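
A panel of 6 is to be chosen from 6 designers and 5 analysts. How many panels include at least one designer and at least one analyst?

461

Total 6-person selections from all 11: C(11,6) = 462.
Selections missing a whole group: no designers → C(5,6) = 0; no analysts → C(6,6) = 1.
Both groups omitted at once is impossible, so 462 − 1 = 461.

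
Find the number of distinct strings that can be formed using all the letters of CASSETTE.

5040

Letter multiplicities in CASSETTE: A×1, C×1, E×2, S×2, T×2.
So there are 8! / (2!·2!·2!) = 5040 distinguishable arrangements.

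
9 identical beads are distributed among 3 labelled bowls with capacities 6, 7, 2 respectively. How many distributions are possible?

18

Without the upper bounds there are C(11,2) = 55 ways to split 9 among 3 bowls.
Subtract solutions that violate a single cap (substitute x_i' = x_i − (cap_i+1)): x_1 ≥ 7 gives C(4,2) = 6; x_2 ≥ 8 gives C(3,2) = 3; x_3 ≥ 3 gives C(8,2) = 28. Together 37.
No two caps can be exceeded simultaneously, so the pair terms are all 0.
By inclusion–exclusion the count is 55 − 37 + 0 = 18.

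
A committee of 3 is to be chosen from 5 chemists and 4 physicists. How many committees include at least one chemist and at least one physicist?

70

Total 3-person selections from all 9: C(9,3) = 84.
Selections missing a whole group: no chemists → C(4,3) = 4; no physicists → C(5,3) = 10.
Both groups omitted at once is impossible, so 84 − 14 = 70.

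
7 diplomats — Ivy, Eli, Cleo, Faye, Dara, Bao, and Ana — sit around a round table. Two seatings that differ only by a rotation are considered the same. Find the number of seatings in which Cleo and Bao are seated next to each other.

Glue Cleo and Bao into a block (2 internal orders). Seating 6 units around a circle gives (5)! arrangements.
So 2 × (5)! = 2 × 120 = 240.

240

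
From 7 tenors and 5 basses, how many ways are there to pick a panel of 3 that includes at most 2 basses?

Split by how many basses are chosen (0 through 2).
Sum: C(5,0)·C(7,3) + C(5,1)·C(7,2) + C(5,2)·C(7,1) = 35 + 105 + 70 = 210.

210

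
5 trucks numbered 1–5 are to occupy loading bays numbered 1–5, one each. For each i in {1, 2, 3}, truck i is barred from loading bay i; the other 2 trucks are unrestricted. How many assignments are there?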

= = = =

__The problem__. Transcribe the data above completely and exactly.

__Exercise output__.
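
A panel of 6 is to be chosen from 6 designers and 5 analysts. How many panels include at least one designer and at least one analyst?

461

Total 6-person selections from all 11: C(11,6) = 462.
Selections missing a whole group: no designers → C(5,6) = 0; no analysts → C(6,6) = 1.
Both groups omitted at once is impossible, so 462 − 1 = 461.

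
Find the number of distinct strings that can be formed using all the letters of CASSETTE.

5040

Letter multiplicities in CASSETTE: A×1, C×1, E×2, S×2, T×2.
So there are 8! / (2!·2!·2!) = 5040 distinguishable arrangements.

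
9 identical beads are distributed among 3 labelled bowls with capacities 6, 7, 2 respectively. How many distributions are possible?

18

Without the upper bounds there are C(11,2) = 55 ways to split 9 among 3 bowls.
Subtract solutions that violate a single cap (substitute x_i' = x_i − (cap_i+1)): x_1 ≥ 7 gives C(4,2) = 6; x_2 ≥ 8 gives C(3,2) = 3; x_3 ≥ 3 gives C(8,2) = 28. Together 37.
No two caps can be exceeded simultaneously, so the pair terms are all 0.
By inclusion–exclusion the count is 55 − 37 + 0 = 18.

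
A committee of 3 is to be chosen from 5 chemists and 4 physicists. How many committees include at least one chemist and at least one physicist?

70

Total 3-person selections from all 9: C(9,3) = 84.
Selections missing a whole group: no chemists → C(4,3) = 4; no physicists → C(5,3) = 10.
Both groups omitted at once is impossible, so 84 − 14 = 70.

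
7 diplomats — Ivy, Eli, Cleo, Faye, Dara, Bao, and Ana — sit around a round table. Two seatings that differ only by a rotation are considered the same. Find the number of seatings in which Cleo and Bao are seated next to each other.

Glue Cleo and Bao into a block (2 internal orders). Seating 6 units around a circle gives (5)! arrangements.
So 2 × (5)! = 2 × 120 = 240.

240

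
From 7 tenors and 5 basses, how many ways are there to pick a panel of 3 that includes at most 2 basses?

Split by how many basses are chosen (0 through 2).
Sum: C(5,0)·C(7,3) + C(5,1)·C(7,2) + C(5,2)·C(7,1) = 35 + 105 + 70 = 210.

210

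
5 trucks numbered 1–5 are to occupy loading bays numbered 1–5, one each. For each i in {1, 2, 3}, truck i is barred from loading bay i; the other 2 trucks are unrestricted. How many assignments are there?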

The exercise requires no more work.